Would you please copy out each entry exactly?
┌─ DATA PROVIDED
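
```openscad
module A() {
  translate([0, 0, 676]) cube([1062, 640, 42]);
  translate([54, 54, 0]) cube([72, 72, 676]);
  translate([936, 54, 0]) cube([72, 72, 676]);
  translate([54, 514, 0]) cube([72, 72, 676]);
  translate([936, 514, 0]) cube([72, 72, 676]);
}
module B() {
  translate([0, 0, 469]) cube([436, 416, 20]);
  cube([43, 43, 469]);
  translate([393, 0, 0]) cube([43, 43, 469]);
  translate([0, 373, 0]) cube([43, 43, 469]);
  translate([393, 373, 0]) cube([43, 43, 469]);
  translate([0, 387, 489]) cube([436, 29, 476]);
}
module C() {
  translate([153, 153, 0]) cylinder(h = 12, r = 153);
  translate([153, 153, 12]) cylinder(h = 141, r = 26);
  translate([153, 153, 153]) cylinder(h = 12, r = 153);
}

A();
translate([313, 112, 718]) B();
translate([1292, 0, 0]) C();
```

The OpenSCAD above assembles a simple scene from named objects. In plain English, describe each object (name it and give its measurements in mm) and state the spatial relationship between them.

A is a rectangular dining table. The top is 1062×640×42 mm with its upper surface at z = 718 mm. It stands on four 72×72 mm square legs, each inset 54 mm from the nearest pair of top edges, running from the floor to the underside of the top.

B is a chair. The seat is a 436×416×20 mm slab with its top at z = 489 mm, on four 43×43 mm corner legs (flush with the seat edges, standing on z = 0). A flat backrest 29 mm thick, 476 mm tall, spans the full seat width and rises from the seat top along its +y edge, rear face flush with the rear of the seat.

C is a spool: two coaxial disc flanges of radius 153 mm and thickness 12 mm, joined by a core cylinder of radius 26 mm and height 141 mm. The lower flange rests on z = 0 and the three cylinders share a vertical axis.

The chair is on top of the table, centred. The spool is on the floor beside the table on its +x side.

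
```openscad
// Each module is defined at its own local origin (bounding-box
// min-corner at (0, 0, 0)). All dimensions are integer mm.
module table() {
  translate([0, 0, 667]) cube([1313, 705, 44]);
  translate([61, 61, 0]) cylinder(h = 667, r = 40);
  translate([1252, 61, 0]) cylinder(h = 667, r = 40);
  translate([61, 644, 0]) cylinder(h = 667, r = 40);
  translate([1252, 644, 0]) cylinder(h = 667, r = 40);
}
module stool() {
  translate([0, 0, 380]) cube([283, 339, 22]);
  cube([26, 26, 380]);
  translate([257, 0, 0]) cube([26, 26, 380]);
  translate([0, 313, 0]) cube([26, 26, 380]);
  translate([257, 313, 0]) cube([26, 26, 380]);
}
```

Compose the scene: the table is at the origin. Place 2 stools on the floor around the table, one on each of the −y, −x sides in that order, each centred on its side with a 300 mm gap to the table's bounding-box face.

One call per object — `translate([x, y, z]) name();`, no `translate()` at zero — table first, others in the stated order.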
└─
▶ [WRITTEN ANSWER]
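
```openscad
module A() {
  translate([0, 0, 676]) cube([1062, 640, 42]);
  translate([54, 54, 0]) cube([72, 72, 676]);
  translate([936, 54, 0]) cube([72, 72, 676]);
  translate([54, 514, 0]) cube([72, 72, 676]);
  translate([936, 514, 0]) cube([72, 72, 676]);
}
module B() {
  translate([0, 0, 469]) cube([436, 416, 20]);
  cube([43, 43, 469]);
  translate([393, 0, 0]) cube([43, 43, 469]);
  translate([0, 373, 0]) cube([43, 43, 469]);
  translate([393, 373, 0]) cube([43, 43, 469]);
  translate([0, 387, 489]) cube([436, 29, 476]);
}
module C() {
  translate([153, 153, 0]) cylinder(h = 12, r = 153);
  translate([153, 153, 12]) cylinder(h = 141, r = 26);
  translate([153, 153, 153]) cylinder(h = 12, r = 153);
}

A();
translate([313, 112, 718]) B();
translate([1292, 0, 0]) C();
```

The OpenSCAD above assembles a simple scene from named objects. In plain English, describe each object (name it and give its measurements in mm) and state the spatial relationship between them.

A is a rectangular dining table. The top is 1062×640×42 mm with its upper surface at z = 718 mm. It stands on four 72×72 mm square legs, each inset 54 mm from the nearest pair of top edges, running from the floor to the underside of the top.

B is a chair. The seat is a 436×416×20 mm slab with its top at z = 489 mm, on four 43×43 mm corner legs (flush with the seat edges, standing on z = 0). A flat backrest 29 mm thick, 476 mm tall, spans the full seat width and rises from the seat top along its +y edge, rear face flush with the rear of the seat.

C is a spool: two coaxial disc flanges of radius 153 mm and thickness 12 mm, joined by a core cylinder of radius 26 mm and height 141 mm. The lower flange rests on z = 0 and the three cylinders share a vertical axis.

The chair is on top of the table, centred. The spool is on the floor beside the table on its +x side.

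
```openscad
// Each module is defined at its own local origin (bounding-box
// min-corner at (0, 0, 0)). All dimensions are integer mm.
module table() {
  translate([0, 0, 667]) cube([1313, 705, 44]);
  translate([61, 61, 0]) cylinder(h = 667, r = 40);
  translate([1252, 61, 0]) cylinder(h = 667, r = 40);
  translate([61, 644, 0]) cylinder(h = 667, r = 40);
  translate([1252, 644, 0]) cylinder(h = 667, r = 40);
}
module stool() {
  translate([0, 0, 380]) cube([283, 339, 22]);
  cube([26, 26, 380]);
  translate([257, 0, 0]) cube([26, 26, 380]);
  translate([0, 313, 0]) cube([26, 26, 380]);
  translate([257, 313, 0]) cube([26, 26, 380]);
}
```

Compose the scene: the table is at the origin. Place 2 stools on the floor around the table, one on each of the −y, −x sides in that order, each centred on its side with a 300 mm gap to the table's bounding-box face.

One call per object — `translate([x, y, z]) name();`, no `translate()` at zero — table first, others in the stated order.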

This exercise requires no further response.